= Stored data =
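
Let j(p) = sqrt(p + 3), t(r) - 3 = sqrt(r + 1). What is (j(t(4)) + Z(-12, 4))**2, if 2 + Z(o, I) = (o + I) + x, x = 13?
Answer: (3 + sqrt(6 + sqrt(5)))**2 ≈ 34.455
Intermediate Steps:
t(r) = 3 + sqrt(1 + r) (t(r) = 3 + sqrt(r + 1) = 3 + sqrt(1 + r))
Z(o, I) = 11 + I + o (Z(o, I) = -2 + ((o + I) + 13) = -2 + ((I + o) + 13) = -2 + (13 + I + o) = 11 + I + o)
j(p) = sqrt(3 + p)
(j(t(4)) + Z(-12, 4))**2 = (sqrt(3 + (3 + sqrt(1 + 4))) + (11 + 4 - 12))**2 = (sqrt(3 + (3 + sqrt(5))) + 3)**2 = (sqrt(6 + sqrt(5)) + 3)**2 = (3 + sqrt(6 + sqrt(5)))**2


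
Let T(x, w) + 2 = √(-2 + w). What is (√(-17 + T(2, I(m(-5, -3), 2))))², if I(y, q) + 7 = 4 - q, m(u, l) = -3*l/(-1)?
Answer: -19 + I*√7 ≈ -19.0 + 2.6458*I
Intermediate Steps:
m(u, l) = 3*l (m(u, l) = -3*l*(-1) = -(-3)*l = 3*l)
I(y, q) = -3 - q (I(y, q) = -7 + (4 - q) = -3 - q)
T(x, w) = -2 + √(-2 + w)
(√(-17 + T(2, I(m(-5, -3), 2))))² = (√(-17 + (-2 + √(-2 + (-3 - 1*2)))))² = (√(-17 + (-2 + √(-2 + (-3 - 2)))))² = (√(-17 + (-2 + √(-2 - 5))))² = (√(-17 + (-2 + √(-7))))² = (√(-17 + (-2 + I*√7)))² = (√(-19 + I*√7))² = -19 + I*√7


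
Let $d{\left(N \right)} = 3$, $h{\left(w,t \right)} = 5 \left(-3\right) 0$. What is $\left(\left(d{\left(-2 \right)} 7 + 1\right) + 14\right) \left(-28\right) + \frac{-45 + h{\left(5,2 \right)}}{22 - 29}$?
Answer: $- \frac{7011}{7} \approx -1001.6$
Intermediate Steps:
$h{\left(w,t \right)} = 0$ ($h{\left(w,t \right)} = \left(-15\right) 0 = 0$)
$\left(\left(d{\left(-2 \right)} 7 + 1\right) + 14\right) \left(-28\right) + \frac{-45 + h{\left(5,2 \right)}}{22 - 29} = \left(\left(3 \cdot 7 + 1\right) + 14\right) \left(-28\right) + \frac{-45 + 0}{22 - 29} = \left(\left(21 + 1\right) + 14\right) \left(-28\right) - \frac{45}{-7} = \left(22 + 14\right) \left(-28\right) - - \frac{45}{7} = 36 \left(-28\right) + \frac{45}{7} = -1008 + \frac{45}{7} = - \frac{7011}{7}$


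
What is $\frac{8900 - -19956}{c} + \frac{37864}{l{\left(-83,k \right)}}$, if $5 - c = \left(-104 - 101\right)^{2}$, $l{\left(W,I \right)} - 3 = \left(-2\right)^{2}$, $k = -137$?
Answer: $\frac{397710822}{73535} \approx 5408.5$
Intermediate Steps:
$l{\left(W,I \right)} = 7$ ($l{\left(W,I \right)} = 3 + \left(-2\right)^{2} = 3 + 4 = 7$)
$c = -42020$ ($c = 5 - \left(-104 - 101\right)^{2} = 5 - \left(-205\right)^{2} = 5 - 42025 = -42020$)
$\frac{8900 - -19956}{c} + \frac{37864}{l{\left(-83,k \right)}} = \frac{8900 - -19956}{-42020} + \frac{37864}{7} = \left(8900 + 19956\right) \left(- \frac{1}{42020}\right) + 37864 \cdot \frac{1}{7} = 28856 \left(- \frac{1}{42020}\right) + \frac{37864}{7} = - \frac{7214}{10505} + \frac{37864}{7} = \frac{397710822}{73535}$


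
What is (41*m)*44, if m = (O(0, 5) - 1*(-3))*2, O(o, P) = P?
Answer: 28864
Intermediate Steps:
m = 16 (m = (5 - 1*(-3))*2 = (5 + 3)*2 = 8*2 = 16)
(41*m)*44 = (41*16)*44 = 656*44 = 28864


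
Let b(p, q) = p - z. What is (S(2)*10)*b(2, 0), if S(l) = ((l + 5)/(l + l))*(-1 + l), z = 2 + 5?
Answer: -175/2 ≈ -87.500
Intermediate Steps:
z = 7
b(p, q) = -7 + p (b(p, q) = p - 1*7 = p - 7 = -7 + p)
S(l) = (-1 + l)*(5 + l)/(2*l) (S(l) = ((5 + l)/((2*l)))*(-1 + l) = ((5 + l)*(1/(2*l)))*(-1 + l) = ((5 + l)/(2*l))*(-1 + l) = (-1 + l)*(5 + l)/(2*l))
(S(2)*10)*b(2, 0) = (((½)*(-5 + 2*(4 + 2))/2)*10)*(-7 + 2) = (((½)*(½)*(-5 + 2*6))*10)*(-5) = (((½)*(½)*(-5 + 12))*10)*(-5) = (((½)*(½)*7)*10)*(-5) = ((7/4)*10)*(-5) = (35/2)*(-5) = -175/2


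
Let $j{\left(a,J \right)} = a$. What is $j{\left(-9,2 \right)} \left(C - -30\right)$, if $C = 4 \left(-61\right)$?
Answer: $1926$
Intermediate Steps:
$C = -244$
$j{\left(-9,2 \right)} \left(C - -30\right) = - 9 \left(-244 - -30\right) = - 9 \left(-244 + 30\right) = \left(-9\right) \left(-214\right) = 1926$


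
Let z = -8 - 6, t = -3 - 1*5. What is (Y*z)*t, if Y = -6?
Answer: -672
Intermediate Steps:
t = -8 (t = -3 - 5 = -8)
z = -14
(Y*z)*t = -6*(-14)*(-8) = 84*(-8) = -672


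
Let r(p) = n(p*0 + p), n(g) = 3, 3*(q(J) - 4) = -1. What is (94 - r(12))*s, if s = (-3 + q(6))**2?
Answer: 364/9 ≈ 40.444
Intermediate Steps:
q(J) = 11/3 (q(J) = 4 + (1/3)*(-1) = 4 - 1/3 = 11/3)
r(p) = 3
s = 4/9 (s = (-3 + 11/3)**2 = (2/3)**2 = 4/9 ≈ 0.44444)
(94 - r(12))*s = (94 - 1*3)*(4/9) = (94 - 3)*(4/9) = 91*(4/9) = 364/9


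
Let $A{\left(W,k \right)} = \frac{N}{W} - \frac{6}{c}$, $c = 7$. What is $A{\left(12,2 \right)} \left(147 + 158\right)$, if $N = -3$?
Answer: $- \frac{9455}{28} \approx -337.68$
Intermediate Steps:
$A{\left(W,k \right)} = - \frac{6}{7} - \frac{3}{W}$ ($A{\left(W,k \right)} = - \frac{3}{W} - \frac{6}{7} = - \frac{6}{7} - \frac{3}{W}$)
$A{\left(12,2 \right)} \left(147 + 158\right) = \left(- \frac{6}{7} - \frac{3}{12}\right) \left(147 + 158\right) = \left(- \frac{6}{7} - \frac{1}{4}\right) 305 = \left(- \frac{31}{28}\right) 305 = - \frac{9455}{28}$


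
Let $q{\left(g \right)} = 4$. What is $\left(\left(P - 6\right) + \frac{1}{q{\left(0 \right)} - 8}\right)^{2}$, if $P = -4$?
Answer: $\frac{1681}{16} \approx 105.06$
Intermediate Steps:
$\left(\left(P - 6\right) + \frac{1}{q{\left(0 \right)} - 8}\right)^{2} = \left(\left(-4 - 6\right) + \frac{1}{4 - 8}\right)^{2} = \left(-10 + \frac{1}{-4}\right)^{2} = \left(-10 - \frac{1}{4}\right)^{2} = \left(- \frac{41}{4}\right)^{2} = \frac{1681}{16}$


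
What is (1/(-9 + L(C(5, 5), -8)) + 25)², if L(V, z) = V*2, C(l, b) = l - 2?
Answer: 5476/9 ≈ 608.44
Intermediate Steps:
C(l, b) = -2 + l
L(V, z) = 2*V
(1/(-9 + L(C(5, 5), -8)) + 25)² = (1/(-9 + 2*(-2 + 5)) + 25)² = (1/(-9 + 2*3) + 25)² = (1/(-9 + 6) + 25)² = (1/(-3) + 25)² = (-⅓ + 25)² = (74/3)² = 5476/9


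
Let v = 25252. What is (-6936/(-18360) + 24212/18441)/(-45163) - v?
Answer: -105155752643473/4164254415 ≈ -25252.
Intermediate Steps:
(-6936/(-18360) + 24212/18441)/(-45163) - v = (-6936/(-18360) + 24212/18441)/(-45163) - 1*25252 = (-6936*(-1/18360) + 24212*(1/18441))*(-1/45163) - 25252 = (17/45 + 24212/18441)*(-1/45163) - 25252 = (155893/92205)*(-1/45163) - 25252 = -155893/4164254415 - 25252 = -105155752643473/4164254415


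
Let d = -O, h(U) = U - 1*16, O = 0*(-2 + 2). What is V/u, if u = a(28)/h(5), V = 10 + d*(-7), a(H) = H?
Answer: -55/14 ≈ -3.9286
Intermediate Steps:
O = 0 (O = 0*0 = 0)
h(U) = -16 + U (h(U) = U - 16 = -16 + U)
d = 0 (d = -1*0 = 0)
V = 10 (V = 10 + 0*(-7) = 10 + 0 = 10)
u = -28/11 (u = 28/(-16 + 5) = 28/(-11) = 28*(-1/11) = -28/11 ≈ -2.5455)
V/u = 10/(-28/11) = 10*(-11/28) = -55/14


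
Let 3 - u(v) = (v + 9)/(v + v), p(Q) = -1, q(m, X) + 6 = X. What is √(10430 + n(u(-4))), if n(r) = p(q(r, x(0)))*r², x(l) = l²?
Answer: √666679/8 ≈ 102.06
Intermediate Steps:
q(m, X) = -6 + X
u(v) = 3 - (9 + v)/(2*v) (u(v) = 3 - (v + 9)/(v + v) = 3 - (9 + v)/(2*v))
n(r) = -r²
√(10430 + n(u(-4))) = √(10430 - ((½)*(-9 + 5*(-4))/(-4))²) = √(10430 - ((½)*(-¼)*(-9 - 20))²) = √(10430 - ((½)*(-¼)*(-29))²) = √(10430 - (29/8)²) = √(10430 - 1*841/64) = √(10430 - 841/64) = √(666679/64) = √666679/8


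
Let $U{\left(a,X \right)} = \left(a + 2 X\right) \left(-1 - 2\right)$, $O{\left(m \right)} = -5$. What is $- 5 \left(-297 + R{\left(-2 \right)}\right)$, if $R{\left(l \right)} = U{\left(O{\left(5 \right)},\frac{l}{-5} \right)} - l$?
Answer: $1412$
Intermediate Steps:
$U{\left(a,X \right)} = - 6 X - 3 a$ ($U{\left(a,X \right)} = \left(a + 2 X\right) \left(-3\right) = - 6 X - 3 a$)
$R{\left(l \right)} = 15 + \frac{l}{5}$ ($R{\left(l \right)} = \left(- 6 \frac{l}{-5} - -15\right) - l = \left(- 6 l \left(- \frac{1}{5}\right) + 15\right) - l = \left(- 6 \left(- \frac{l}{5}\right) + 15\right) - l = \left(\frac{6 l}{5} + 15\right) - l = \left(15 + \frac{6 l}{5}\right) - l = 15 + \frac{l}{5}$)
$- 5 \left(-297 + R{\left(-2 \right)}\right) = - 5 \left(-297 + \left(15 + \frac{1}{5} \left(-2\right)\right)\right) = - 5 \left(-297 + \left(15 - \frac{2}{5}\right)\right) = - 5 \left(-297 + \frac{73}{5}\right) = \left(-5\right) \left(- \frac{1412}{5}\right) = 1412$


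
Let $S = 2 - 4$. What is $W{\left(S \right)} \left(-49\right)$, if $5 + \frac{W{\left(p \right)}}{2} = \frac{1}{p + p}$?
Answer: $\frac{1029}{2} \approx 514.5$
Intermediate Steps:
$S = -2$ ($S = 2 - 4 = -2$)
$W{\left(p \right)} = -10 + \frac{1}{p}$ ($W{\left(p \right)} = -10 + \frac{2}{p + p} = -10 + \frac{2}{2 p} = -10 + 2 \frac{1}{2 p} = -10 + \frac{1}{p}$)
$W{\left(S \right)} \left(-49\right) = \left(-10 + \frac{1}{-2}\right) \left(-49\right) = \left(-10 - \frac{1}{2}\right) \left(-49\right) = \left(- \frac{21}{2}\right) \left(-49\right) = \frac{1029}{2}$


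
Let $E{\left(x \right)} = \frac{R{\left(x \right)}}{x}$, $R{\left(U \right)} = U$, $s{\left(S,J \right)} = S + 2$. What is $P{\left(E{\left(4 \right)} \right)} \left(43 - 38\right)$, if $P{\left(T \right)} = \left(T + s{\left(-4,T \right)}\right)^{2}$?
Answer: $5$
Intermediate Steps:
$s{\left(S,J \right)} = 2 + S$
$E{\left(x \right)} = 1$ ($E{\left(x \right)} = \frac{x}{x} = 1$)
$P{\left(T \right)} = \left(-2 + T\right)^{2}$ ($P{\left(T \right)} = \left(T + \left(2 - 4\right)\right)^{2} = \left(T - 2\right)^{2} = \left(-2 + T\right)^{2}$)
$P{\left(E{\left(4 \right)} \right)} \left(43 - 38\right) = \left(-2 + 1\right)^{2} \left(43 - 38\right) = \left(-1\right)^{2} \cdot 5 = 1 \cdot 5 = 5$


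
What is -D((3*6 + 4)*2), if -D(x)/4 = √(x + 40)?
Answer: 8*√21 ≈ 36.661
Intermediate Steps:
D(x) = -4*√(40 + x) (D(x) = -4*√(x + 40) = -4*√(40 + x))
-D((3*6 + 4)*2) = -(-4)*√(40 + (3*6 + 4)*2) = -(-4)*√(40 + (18 + 4)*2) = -(-4)*√(40 + 22*2) = -(-4)*√(40 + 44) = -(-4)*√84 = -(-4)*2*√21 = -(-8)*√21 = 8*√21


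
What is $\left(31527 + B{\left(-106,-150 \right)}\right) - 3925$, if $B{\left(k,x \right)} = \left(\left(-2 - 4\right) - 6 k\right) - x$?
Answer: $28382$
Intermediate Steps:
$B{\left(k,x \right)} = -6 - x - 6 k$ ($B{\left(k,x \right)} = \left(\left(-2 - 4\right) - 6 k\right) - x = \left(-6 - 6 k\right) - x = -6 - x - 6 k$)
$\left(31527 + B{\left(-106,-150 \right)}\right) - 3925 = \left(31527 - -780\right) - 3925 = \left(31527 + \left(-6 + 150 + 636\right)\right) - 3925 = \left(31527 + 780\right) - 3925 = 32307 - 3925 = 28382$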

= Work request =
Given the records above, return exactly the lines starting at the line containing "Answer: -672" and ending at the line containing "Let v = 25252.", including both.

= Written answer =
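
Answer: -672
Intermediate Steps:
t = -8 (t = -3 - 5 = -8)
z = -14
(Y*z)*t = -6*(-14)*(-8) = 84*(-8) = -672


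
Let r(p) = n(p*0 + p), n(g) = 3, 3*(q(J) - 4) = -1. What is (94 - r(12))*s, if s = (-3 + q(6))**2?
Answer: 364/9 ≈ 40.444
Intermediate Steps:
q(J) = 11/3 (q(J) = 4 + (1/3)*(-1) = 4 - 1/3 = 11/3)
r(p) = 3
s = 4/9 (s = (-3 + 11/3)**2 = (2/3)**2 = 4/9 ≈ 0.44444)
(94 - r(12))*s = (94 - 1*3)*(4/9) = (94 - 3)*(4/9) = 91*(4/9) = 364/9


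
Let $A{\left(W,k \right)} = \frac{N}{W} - \frac{6}{c}$, $c = 7$. What is $A{\left(12,2 \right)} \left(147 + 158\right)$, if $N = -3$?
Answer: $- \frac{9455}{28} \approx -337.68$
Intermediate Steps:
$A{\left(W,k \right)} = - \frac{6}{7} - \frac{3}{W}$ ($A{\left(W,k \right)} = - \frac{3}{W} - \frac{6}{7} = - \frac{6}{7} - \frac{3}{W}$)
$A{\left(12,2 \right)} \left(147 + 158\right) = \left(- \frac{6}{7} - \frac{3}{12}\right) \left(147 + 158\right) = \left(- \frac{6}{7} - \frac{1}{4}\right) 305 = \left(- \frac{31}{28}\right) 305 = - \frac{9455}{28}$


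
Let $q{\left(g \right)} = 4$. What is $\left(\left(P - 6\right) + \frac{1}{q{\left(0 \right)} - 8}\right)^{2}$, if $P = -4$?
Answer: $\frac{1681}{16} \approx 105.06$
Intermediate Steps:
$\left(\left(P - 6\right) + \frac{1}{q{\left(0 \right)} - 8}\right)^{2} = \left(\left(-4 - 6\right) + \frac{1}{4 - 8}\right)^{2} = \left(-10 + \frac{1}{-4}\right)^{2} = \left(-10 - \frac{1}{4}\right)^{2} = \left(- \frac{41}{4}\right)^{2} = \frac{1681}{16}$


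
What is (1/(-9 + L(C(5, 5), -8)) + 25)², if L(V, z) = V*2, C(l, b) = l - 2?
Answer: 5476/9 ≈ 608.44
Intermediate Steps:
C(l, b) = -2 + l
L(V, z) = 2*V
(1/(-9 + L(C(5, 5), -8)) + 25)² = (1/(-9 + 2*(-2 + 5)) + 25)² = (1/(-9 + 2*3) + 25)² = (1/(-9 + 6) + 25)² = (1/(-3) + 25)² = (-⅓ + 25)² = (74/3)² = 5476/9


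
Let v = 25252. What is (-6936/(-18360) + 24212/18441)/(-45163) - v?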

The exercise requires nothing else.